## TASK TO CARRY OUT
In the records below, find every line that contains "from" and list it.

▽

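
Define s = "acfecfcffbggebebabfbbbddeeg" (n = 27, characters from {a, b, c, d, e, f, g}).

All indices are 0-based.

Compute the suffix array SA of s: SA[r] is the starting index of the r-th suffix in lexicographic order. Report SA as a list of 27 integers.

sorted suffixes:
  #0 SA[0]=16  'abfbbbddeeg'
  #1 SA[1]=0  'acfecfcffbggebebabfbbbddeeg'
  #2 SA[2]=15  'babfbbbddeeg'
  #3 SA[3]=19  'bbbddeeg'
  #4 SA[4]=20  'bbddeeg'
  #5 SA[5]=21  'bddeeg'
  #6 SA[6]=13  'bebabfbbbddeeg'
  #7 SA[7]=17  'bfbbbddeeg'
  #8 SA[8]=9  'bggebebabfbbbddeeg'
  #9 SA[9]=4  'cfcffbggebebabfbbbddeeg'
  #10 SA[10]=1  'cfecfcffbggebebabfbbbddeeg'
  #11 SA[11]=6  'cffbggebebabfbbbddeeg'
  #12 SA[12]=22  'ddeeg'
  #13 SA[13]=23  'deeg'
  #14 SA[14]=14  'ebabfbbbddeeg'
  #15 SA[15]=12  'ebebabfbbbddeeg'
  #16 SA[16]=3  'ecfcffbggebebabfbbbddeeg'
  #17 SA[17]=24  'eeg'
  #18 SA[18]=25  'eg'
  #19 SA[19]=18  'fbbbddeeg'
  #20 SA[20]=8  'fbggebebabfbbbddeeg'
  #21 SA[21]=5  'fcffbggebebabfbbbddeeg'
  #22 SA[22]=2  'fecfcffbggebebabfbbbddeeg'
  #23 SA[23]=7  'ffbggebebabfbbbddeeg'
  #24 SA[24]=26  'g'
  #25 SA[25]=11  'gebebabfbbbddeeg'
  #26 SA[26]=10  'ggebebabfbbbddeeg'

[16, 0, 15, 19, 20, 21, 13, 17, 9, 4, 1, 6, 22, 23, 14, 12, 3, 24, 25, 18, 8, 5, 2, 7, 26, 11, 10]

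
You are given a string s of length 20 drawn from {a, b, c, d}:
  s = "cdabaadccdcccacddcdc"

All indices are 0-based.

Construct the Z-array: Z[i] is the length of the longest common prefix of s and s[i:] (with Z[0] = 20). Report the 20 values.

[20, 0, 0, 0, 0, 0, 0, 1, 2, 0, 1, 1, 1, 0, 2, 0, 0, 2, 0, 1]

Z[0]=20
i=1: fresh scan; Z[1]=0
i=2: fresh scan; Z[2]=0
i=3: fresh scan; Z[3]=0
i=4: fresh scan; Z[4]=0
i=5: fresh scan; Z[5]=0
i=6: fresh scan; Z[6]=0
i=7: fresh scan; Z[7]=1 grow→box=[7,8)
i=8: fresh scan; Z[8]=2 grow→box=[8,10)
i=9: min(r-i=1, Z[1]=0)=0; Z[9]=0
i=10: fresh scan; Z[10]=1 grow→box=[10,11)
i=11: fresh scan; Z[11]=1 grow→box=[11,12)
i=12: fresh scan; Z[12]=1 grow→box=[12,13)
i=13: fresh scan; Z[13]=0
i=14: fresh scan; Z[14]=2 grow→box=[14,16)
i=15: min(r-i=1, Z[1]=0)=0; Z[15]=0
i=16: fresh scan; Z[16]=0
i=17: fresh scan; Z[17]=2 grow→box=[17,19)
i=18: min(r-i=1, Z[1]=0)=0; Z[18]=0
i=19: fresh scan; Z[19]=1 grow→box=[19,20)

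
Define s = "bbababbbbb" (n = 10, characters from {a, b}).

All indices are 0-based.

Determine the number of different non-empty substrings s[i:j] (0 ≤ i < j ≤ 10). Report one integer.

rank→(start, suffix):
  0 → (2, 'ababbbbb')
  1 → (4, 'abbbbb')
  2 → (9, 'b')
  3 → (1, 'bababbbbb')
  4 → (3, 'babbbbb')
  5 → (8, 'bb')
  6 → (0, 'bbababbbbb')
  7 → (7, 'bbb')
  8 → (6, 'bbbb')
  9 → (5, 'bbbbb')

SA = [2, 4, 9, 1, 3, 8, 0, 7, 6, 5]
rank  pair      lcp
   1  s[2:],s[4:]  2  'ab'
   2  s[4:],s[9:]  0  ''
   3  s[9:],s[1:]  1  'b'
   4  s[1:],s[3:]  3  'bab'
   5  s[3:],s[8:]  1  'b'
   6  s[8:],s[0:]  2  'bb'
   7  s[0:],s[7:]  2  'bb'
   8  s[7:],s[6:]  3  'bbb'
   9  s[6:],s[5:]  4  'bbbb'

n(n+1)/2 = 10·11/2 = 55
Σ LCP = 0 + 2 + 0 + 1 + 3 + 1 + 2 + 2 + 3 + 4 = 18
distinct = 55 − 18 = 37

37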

△
▽

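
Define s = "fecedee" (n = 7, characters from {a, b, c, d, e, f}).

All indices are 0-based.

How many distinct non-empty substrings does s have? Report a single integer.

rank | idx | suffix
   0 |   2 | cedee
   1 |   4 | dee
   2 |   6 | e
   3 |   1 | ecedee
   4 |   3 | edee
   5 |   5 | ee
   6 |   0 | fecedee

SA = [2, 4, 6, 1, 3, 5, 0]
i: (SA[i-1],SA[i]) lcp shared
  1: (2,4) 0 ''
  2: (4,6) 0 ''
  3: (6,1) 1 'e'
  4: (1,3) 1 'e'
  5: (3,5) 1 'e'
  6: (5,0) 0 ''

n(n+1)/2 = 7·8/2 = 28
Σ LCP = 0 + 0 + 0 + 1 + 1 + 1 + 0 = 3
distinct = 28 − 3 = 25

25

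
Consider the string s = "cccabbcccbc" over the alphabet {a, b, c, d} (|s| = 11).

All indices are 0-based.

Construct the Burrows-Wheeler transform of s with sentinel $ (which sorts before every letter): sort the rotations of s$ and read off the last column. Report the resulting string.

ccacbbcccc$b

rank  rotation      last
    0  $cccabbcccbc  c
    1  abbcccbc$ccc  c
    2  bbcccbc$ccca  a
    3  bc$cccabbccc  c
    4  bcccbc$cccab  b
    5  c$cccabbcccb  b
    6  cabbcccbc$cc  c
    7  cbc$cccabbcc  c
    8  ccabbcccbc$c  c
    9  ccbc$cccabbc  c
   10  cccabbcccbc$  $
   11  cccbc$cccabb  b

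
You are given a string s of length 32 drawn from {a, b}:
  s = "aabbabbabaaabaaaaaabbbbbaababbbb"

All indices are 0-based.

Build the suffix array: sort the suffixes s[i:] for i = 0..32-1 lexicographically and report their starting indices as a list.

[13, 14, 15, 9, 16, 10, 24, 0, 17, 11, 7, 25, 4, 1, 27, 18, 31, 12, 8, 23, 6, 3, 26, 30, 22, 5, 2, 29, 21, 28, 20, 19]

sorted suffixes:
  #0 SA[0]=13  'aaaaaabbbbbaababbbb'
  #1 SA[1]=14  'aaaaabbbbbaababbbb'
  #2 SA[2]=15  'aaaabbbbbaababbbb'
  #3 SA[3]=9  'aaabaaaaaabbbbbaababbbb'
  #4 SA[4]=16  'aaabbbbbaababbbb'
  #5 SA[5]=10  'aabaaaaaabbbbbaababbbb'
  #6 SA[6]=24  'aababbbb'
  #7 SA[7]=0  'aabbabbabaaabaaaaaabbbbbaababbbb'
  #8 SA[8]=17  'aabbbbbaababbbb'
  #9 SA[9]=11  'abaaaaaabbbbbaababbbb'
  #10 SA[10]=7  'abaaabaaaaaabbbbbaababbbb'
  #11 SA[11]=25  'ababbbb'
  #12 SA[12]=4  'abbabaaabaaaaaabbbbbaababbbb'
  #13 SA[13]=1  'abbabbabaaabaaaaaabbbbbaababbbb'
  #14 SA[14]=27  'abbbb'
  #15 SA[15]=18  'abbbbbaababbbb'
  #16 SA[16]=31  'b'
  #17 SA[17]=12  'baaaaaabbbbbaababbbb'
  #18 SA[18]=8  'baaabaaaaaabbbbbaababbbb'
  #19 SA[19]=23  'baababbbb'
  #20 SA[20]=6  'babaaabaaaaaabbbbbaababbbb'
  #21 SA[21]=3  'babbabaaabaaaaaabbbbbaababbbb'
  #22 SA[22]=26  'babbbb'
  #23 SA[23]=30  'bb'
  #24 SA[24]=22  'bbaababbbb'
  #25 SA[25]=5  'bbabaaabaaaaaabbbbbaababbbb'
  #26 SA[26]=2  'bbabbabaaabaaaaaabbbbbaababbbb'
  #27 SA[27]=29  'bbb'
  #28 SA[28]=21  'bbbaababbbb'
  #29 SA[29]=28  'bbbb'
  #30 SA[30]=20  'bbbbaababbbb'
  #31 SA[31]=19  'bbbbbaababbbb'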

△
▽

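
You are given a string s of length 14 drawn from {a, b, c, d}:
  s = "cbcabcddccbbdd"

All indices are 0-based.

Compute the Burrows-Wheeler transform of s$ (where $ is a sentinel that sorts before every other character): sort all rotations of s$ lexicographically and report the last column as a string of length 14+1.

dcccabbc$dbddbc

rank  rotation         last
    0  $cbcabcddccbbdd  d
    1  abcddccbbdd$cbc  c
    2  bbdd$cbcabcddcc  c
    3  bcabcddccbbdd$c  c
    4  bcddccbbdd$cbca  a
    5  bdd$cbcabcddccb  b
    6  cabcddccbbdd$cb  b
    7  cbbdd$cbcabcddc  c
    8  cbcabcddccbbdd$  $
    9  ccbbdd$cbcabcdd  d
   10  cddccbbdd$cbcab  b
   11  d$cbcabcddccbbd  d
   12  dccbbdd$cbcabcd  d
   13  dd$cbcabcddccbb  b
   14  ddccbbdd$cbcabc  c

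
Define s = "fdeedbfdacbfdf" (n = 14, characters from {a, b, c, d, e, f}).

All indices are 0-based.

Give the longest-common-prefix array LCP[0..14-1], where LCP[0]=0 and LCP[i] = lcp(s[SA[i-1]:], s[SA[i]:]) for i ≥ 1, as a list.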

△

## ANSWER AREA
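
Define s = "acfecfcffbggebebabfbbbddeeg" (n = 27, characters from {a, b, c, d, e, f, g}).
You are given a string s of length 20 drawn from {a, b, c, d}:
Define s = "bbababbbbb" (n = 10, characters from {a, b}).
Define s = "fecedee" (n = 7, characters from {a, b, c, d, e, f}).
You are given a string s of length 32 drawn from {a, b}:
You are given a string s of length 14 drawn from {a, b, c, d}:
Define s = "fdeedbfdacbfdf" (n = 14, characters from {a, b, c, d, e, f}).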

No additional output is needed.